::: SOURCE MATERIAL :::
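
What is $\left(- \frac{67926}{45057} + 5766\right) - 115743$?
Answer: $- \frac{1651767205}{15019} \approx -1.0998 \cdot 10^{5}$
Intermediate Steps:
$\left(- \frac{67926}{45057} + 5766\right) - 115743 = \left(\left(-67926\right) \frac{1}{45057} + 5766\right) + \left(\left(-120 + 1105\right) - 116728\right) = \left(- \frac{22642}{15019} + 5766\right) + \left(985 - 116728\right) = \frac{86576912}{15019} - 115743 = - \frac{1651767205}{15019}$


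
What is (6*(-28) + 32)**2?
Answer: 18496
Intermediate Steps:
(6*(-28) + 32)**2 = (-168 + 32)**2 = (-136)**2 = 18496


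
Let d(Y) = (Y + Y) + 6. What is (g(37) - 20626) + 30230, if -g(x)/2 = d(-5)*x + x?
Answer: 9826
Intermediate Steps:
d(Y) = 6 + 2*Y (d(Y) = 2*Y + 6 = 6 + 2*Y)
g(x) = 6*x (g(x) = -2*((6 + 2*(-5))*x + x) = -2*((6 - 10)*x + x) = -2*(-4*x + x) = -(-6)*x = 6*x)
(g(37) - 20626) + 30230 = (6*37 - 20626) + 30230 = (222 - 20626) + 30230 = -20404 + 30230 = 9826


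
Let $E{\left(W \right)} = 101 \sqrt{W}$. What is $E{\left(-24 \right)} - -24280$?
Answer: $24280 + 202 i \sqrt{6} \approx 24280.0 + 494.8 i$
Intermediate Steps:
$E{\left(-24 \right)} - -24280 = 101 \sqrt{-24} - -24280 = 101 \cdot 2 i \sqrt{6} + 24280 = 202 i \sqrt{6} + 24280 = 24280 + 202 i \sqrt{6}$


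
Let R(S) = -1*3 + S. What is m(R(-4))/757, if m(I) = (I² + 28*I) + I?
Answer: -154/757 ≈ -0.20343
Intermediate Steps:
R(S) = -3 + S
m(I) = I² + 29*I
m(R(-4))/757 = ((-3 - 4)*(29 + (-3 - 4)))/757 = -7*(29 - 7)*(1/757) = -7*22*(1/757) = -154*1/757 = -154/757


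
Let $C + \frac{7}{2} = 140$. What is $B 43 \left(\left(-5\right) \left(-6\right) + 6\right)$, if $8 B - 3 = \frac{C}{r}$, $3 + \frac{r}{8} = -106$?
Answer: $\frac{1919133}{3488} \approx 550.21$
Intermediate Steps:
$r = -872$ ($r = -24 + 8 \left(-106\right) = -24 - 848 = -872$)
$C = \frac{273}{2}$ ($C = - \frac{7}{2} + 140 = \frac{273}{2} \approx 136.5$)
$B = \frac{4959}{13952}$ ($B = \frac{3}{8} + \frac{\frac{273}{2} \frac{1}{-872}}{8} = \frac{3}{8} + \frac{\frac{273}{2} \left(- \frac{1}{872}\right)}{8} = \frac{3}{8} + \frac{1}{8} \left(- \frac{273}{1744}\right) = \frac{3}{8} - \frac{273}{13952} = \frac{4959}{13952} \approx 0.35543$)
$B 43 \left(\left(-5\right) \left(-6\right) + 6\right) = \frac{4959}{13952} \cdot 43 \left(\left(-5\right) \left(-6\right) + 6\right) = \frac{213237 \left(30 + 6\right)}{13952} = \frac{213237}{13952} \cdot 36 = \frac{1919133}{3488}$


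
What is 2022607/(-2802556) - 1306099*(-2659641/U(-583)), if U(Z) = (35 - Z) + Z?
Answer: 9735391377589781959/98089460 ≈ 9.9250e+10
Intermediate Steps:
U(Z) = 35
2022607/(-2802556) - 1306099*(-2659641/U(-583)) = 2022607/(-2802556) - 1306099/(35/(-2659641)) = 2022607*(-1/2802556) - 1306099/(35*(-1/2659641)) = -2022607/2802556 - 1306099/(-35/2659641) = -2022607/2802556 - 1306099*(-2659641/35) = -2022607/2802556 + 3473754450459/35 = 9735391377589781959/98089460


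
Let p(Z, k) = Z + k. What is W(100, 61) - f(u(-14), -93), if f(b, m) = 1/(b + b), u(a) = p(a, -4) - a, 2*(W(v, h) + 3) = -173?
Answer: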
:::
::: SOURCE MATERIAL :::
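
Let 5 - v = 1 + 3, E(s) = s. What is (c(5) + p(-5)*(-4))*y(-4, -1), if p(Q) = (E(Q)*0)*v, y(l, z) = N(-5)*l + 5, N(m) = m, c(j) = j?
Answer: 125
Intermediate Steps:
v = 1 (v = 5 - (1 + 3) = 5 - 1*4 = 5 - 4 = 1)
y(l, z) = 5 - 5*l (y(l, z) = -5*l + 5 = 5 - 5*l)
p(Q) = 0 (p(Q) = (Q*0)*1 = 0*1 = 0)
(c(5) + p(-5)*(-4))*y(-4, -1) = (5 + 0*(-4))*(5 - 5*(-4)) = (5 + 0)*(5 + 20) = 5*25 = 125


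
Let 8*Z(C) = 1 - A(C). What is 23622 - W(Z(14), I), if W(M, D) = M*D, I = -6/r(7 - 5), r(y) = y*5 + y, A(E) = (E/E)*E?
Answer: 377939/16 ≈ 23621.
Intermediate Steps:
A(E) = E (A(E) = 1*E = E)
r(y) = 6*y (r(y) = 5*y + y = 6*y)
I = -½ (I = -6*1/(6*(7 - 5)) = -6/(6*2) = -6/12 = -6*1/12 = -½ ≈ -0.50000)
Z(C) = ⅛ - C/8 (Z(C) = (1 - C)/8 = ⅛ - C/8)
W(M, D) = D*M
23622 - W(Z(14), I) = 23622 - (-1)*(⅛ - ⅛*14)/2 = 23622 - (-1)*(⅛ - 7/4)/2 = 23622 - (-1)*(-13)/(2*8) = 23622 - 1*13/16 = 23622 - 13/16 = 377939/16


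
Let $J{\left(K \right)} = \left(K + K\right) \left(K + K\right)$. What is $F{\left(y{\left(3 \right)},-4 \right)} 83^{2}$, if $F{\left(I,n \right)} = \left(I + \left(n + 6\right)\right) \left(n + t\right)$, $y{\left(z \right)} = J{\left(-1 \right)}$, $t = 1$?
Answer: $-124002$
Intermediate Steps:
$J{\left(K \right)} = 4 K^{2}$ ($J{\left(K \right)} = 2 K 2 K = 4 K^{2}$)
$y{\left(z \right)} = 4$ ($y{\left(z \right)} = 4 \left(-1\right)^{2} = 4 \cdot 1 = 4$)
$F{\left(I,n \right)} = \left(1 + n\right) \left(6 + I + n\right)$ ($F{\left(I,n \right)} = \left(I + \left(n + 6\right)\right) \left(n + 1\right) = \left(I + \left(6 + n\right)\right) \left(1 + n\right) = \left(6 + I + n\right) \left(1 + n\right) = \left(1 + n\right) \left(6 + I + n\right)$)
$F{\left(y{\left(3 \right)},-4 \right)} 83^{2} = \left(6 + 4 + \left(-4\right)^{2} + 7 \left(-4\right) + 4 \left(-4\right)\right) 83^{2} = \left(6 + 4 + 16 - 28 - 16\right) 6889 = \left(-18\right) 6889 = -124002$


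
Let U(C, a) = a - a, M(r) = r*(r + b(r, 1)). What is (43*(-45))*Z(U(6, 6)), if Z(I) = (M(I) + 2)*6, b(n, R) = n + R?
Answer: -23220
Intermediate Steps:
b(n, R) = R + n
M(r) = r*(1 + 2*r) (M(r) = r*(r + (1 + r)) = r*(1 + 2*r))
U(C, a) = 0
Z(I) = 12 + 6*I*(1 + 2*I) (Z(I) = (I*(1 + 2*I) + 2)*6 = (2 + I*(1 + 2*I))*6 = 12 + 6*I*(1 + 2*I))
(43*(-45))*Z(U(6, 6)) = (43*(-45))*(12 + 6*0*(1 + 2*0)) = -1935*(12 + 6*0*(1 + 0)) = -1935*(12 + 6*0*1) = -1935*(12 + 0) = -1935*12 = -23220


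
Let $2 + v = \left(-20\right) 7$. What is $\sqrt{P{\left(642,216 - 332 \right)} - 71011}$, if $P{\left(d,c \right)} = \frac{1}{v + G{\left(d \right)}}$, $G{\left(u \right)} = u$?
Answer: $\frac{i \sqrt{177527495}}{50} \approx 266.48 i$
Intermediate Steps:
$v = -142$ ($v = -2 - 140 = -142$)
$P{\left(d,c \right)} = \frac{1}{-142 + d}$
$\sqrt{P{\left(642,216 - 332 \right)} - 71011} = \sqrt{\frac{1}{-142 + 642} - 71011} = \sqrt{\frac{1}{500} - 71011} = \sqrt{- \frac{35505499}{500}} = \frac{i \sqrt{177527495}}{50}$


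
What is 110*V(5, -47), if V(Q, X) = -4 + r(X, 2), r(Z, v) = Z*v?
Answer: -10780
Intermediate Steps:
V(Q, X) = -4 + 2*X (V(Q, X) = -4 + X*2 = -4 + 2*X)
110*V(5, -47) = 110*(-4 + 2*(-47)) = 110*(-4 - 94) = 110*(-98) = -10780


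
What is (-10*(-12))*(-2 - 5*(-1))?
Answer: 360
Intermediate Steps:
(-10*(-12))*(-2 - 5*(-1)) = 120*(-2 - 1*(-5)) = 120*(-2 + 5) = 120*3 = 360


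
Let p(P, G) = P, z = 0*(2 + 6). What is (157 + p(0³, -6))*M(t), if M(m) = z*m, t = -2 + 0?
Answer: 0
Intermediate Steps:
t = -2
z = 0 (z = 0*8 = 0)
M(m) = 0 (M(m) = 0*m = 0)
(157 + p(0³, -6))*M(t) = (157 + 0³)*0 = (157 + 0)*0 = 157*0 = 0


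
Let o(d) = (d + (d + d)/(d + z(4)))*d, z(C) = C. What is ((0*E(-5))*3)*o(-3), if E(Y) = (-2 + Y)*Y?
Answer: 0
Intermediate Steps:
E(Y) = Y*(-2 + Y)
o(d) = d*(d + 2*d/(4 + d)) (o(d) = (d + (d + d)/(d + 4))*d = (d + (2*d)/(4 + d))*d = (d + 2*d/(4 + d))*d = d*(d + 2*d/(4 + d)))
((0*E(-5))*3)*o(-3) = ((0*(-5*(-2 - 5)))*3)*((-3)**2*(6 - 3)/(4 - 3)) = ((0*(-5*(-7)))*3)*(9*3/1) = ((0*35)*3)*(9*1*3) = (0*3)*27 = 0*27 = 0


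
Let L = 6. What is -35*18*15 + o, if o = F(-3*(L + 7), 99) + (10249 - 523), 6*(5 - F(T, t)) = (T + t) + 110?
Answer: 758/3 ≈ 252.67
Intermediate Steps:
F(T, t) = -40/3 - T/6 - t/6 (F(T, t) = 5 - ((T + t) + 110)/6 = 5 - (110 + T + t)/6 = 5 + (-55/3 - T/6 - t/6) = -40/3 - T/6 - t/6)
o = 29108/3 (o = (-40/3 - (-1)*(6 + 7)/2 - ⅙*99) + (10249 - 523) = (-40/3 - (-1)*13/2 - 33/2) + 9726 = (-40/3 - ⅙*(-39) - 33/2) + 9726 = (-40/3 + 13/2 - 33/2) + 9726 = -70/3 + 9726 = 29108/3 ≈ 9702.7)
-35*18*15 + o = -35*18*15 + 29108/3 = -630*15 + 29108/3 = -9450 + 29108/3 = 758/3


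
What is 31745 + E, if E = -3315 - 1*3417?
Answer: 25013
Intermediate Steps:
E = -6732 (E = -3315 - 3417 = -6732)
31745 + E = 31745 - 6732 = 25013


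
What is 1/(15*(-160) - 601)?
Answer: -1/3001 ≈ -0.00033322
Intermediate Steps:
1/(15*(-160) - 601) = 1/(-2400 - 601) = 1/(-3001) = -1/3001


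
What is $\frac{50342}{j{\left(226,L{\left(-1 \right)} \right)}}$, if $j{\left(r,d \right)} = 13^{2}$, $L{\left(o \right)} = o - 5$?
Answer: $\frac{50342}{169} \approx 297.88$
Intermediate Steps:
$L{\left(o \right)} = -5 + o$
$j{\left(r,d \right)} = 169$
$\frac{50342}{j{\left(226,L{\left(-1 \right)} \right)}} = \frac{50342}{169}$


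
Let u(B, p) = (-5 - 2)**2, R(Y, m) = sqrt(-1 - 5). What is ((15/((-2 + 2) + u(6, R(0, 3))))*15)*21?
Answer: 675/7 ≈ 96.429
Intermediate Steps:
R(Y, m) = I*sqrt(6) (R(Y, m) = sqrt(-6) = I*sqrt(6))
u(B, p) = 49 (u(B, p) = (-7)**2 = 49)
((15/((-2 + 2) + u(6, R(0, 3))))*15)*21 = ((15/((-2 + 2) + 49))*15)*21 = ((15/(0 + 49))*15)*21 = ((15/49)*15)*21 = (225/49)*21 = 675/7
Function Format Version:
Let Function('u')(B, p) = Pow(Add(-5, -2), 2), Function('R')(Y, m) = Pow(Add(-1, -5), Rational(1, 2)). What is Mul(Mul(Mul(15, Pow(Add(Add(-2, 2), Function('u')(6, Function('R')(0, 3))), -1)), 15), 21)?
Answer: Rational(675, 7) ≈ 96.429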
:::
**TASK INSTRUCTIONS:** Go through the records and pull out each line that includes the word "Function".

**TASK ANSWER:**
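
Function Format Version:
Let Function('u')(B, p) = Pow(Add(-5, -2), 2), Function('R')(Y, m) = Pow(Add(-1, -5), Rational(1, 2)). What is Mul(Mul(Mul(15, Pow(Add(Add(-2, 2), Function('u')(6, Function('R')(0, 3))), -1)), 15), 21)?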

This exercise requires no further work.